- [ABOUT THIS EXERCISE]:
Repeat each record word for word.

- [EXERCISE MATERIAL]:
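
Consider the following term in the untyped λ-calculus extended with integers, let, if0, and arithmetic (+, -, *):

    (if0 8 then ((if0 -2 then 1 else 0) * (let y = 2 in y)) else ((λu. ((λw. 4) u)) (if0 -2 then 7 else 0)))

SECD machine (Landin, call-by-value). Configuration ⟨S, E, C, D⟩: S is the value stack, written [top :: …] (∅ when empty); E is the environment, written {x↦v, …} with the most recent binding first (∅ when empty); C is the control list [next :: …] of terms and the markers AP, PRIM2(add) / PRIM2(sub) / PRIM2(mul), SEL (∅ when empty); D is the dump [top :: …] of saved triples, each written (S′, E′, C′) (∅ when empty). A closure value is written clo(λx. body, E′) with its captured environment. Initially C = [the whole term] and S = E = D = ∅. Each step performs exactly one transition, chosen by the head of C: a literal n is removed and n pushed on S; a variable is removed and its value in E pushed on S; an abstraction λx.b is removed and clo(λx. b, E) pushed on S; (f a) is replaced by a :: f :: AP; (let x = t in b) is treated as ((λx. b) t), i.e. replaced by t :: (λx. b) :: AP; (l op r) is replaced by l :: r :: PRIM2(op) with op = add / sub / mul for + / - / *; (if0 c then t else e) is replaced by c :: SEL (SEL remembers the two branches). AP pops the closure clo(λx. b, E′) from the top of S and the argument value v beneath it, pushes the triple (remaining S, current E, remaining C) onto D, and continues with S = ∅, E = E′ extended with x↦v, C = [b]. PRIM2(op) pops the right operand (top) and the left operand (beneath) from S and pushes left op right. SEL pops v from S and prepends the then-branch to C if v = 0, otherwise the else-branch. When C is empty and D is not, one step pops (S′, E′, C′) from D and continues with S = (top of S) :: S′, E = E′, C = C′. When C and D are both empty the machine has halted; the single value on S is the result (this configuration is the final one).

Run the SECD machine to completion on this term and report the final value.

step 0: ⟨S=∅; E=∅; C=[(if0 8 then ((if0 -2 then 1 else 0) * (let y = 2 in y)) else ((λu. ((λw. 4) u)) (if0 -2 then 7 else 0)))]; D=∅⟩
step 1: ⟨S=∅; E=∅; C=[8 :: SEL]; D=∅⟩
step 2: ⟨S=[8]; E=∅; C=[SEL]; D=∅⟩
step 3: ⟨S=∅; E=∅; C=[((λu. ((λw. 4) u)) (if0 -2 then 7 else 0))]; D=∅⟩
step 4: ⟨S=∅; E=∅; C=[(if0 -2 then 7 else 0) :: (λu. ((λw. 4) u)) :: AP]; D=∅⟩
step 5: ⟨S=∅; E=∅; C=[-2 :: SEL :: (λu. ((λw. 4) u)) :: AP]; D=∅⟩
step 6: ⟨S=[-2]; E=∅; C=[SEL :: (λu. ((λw. 4) u)) :: AP]; D=∅⟩
step 7: ⟨S=∅; E=∅; C=[0 :: (λu. ((λw. 4) u)) :: AP]; D=∅⟩
step 8: ⟨S=[0]; E=∅; C=[(λu. ((λw. 4) u)) :: AP]; D=∅⟩
step 9: ⟨S=[clo(λu. ((λw. 4) u), ∅) :: 0]; E=∅; C=[AP]; D=∅⟩
step 10: ⟨S=∅; E={u↦0}; C=[((λw. 4) u)]; D=[(∅, ∅, ∅)]⟩
step 11: ⟨S=∅; E={u↦0}; C=[u :: (λw. 4) :: AP]; D=[(∅, ∅, ∅)]⟩
step 12: ⟨S=[0]; E={u↦0}; C=[(λw. 4) :: AP]; D=[(∅, ∅, ∅)]⟩
step 13: ⟨S=[clo(λw. 4, {u↦0}) :: 0]; E={u↦0}; C=[AP]; D=[(∅, ∅, ∅)]⟩
step 14: ⟨S=∅; E={w↦0, u↦0}; C=[4]; D=[(∅, {u↦0}, ∅) :: (∅, ∅, ∅)]⟩
step 15: ⟨S=[4]; E={w↦0, u↦0}; C=∅; D=[(∅, {u↦0}, ∅) :: (∅, ∅, ∅)]⟩
step 16: ⟨S=[4]; E={u↦0}; C=∅; D=[(∅, ∅, ∅)]⟩
step 17: ⟨S=[4]; E=∅; C=∅; D=∅⟩
→ final value 4

Answer: 4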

- [WRITTEN REPLY]:
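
Consider the following term in the untyped λ-calculus extended with integers, let, if0, and arithmetic (+, -, *):

    (if0 8 then ((if0 -2 then 1 else 0) * (let y = 2 in y)) else ((λu. ((λw. 4) u)) (if0 -2 then 7 else 0)))

SECD machine (Landin, call-by-value). Configuration ⟨S, E, C, D⟩: S is the value stack, written [top :: …] (∅ when empty); E is the environment, written {x↦v, …} with the most recent binding first (∅ when empty); C is the control list [next :: …] of terms and the markers AP, PRIM2(add) / PRIM2(sub) / PRIM2(mul), SEL (∅ when empty); D is the dump [top :: …] of saved triples, each written (S′, E′, C′) (∅ when empty). A closure value is written clo(λx. body, E′) with its captured environment. Initially C = [the whole term] and S = E = D = ∅. Each step performs exactly one transition, chosen by the head of C: a literal n is removed and n pushed on S; a variable is removed and its value in E pushed on S; an abstraction λx.b is removed and clo(λx. b, E) pushed on S; (f a) is replaced by a :: f :: AP; (let x = t in b) is treated as ((λx. b) t), i.e. replaced by t :: (λx. b) :: AP; (l op r) is replaced by l :: r :: PRIM2(op) with op = add / sub / mul for + / - / *; (if0 c then t else e) is replaced by c :: SEL (SEL remembers the two branches). AP pops the closure clo(λx. b, E′) from the top of S and the argument value v beneath it, pushes the triple (remaining S, current E, remaining C) onto D, and continues with S = ∅, E = E′ extended with x↦v, C = [b]. PRIM2(op) pops the right operand (top) and the left operand (beneath) from S and pushes left op right. SEL pops v from S and prepends the then-branch to C if v = 0, otherwise the else-branch. When C is empty and D is not, one step pops (S′, E′, C′) from D and continues with S = (top of S) :: S′, E = E′, C = C′. When C and D are both empty the machine has halted; the single value on S is the result (this configuration is the final one).

Run the SECD machine to completion on this term and report the final value.

step 0: ⟨S=∅; E=∅; C=[(if0 8 then ((if0 -2 then 1 else 0) * (let y = 2 in y)) else ((λu. ((λw. 4) u)) (if0 -2 then 7 else 0)))]; D=∅⟩
step 1: ⟨S=∅; E=∅; C=[8 :: SEL]; D=∅⟩
step 2: ⟨S=[8]; E=∅; C=[SEL]; D=∅⟩
step 3: ⟨S=∅; E=∅; C=[((λu. ((λw. 4) u)) (if0 -2 then 7 else 0))]; D=∅⟩
step 4: ⟨S=∅; E=∅; C=[(if0 -2 then 7 else 0) :: (λu. ((λw. 4) u)) :: AP]; D=∅⟩
step 5: ⟨S=∅; E=∅; C=[-2 :: SEL :: (λu. ((λw. 4) u)) :: AP]; D=∅⟩
step 6: ⟨S=[-2]; E=∅; C=[SEL :: (λu. ((λw. 4) u)) :: AP]; D=∅⟩
step 7: ⟨S=∅; E=∅; C=[0 :: (λu. ((λw. 4) u)) :: AP]; D=∅⟩
step 8: ⟨S=[0]; E=∅; C=[(λu. ((λw. 4) u)) :: AP]; D=∅⟩
step 9: ⟨S=[clo(λu. ((λw. 4) u), ∅) :: 0]; E=∅; C=[AP]; D=∅⟩
step 10: ⟨S=∅; E={u↦0}; C=[((λw. 4) u)]; D=[(∅, ∅, ∅)]⟩
step 11: ⟨S=∅; E={u↦0}; C=[u :: (λw. 4) :: AP]; D=[(∅, ∅, ∅)]⟩
step 12: ⟨S=[0]; E={u↦0}; C=[(λw. 4) :: AP]; D=[(∅, ∅, ∅)]⟩
step 13: ⟨S=[clo(λw. 4, {u↦0}) :: 0]; E={u↦0}; C=[AP]; D=[(∅, ∅, ∅)]⟩
step 14: ⟨S=∅; E={w↦0, u↦0}; C=[4]; D=[(∅, {u↦0}, ∅) :: (∅, ∅, ∅)]⟩
step 15: ⟨S=[4]; E={w↦0, u↦0}; C=∅; D=[(∅, {u↦0}, ∅) :: (∅, ∅, ∅)]⟩
step 16: ⟨S=[4]; E={u↦0}; C=∅; D=[(∅, ∅, ∅)]⟩
step 17: ⟨S=[4]; E=∅; C=∅; D=∅⟩
→ final value 4

Answer: 4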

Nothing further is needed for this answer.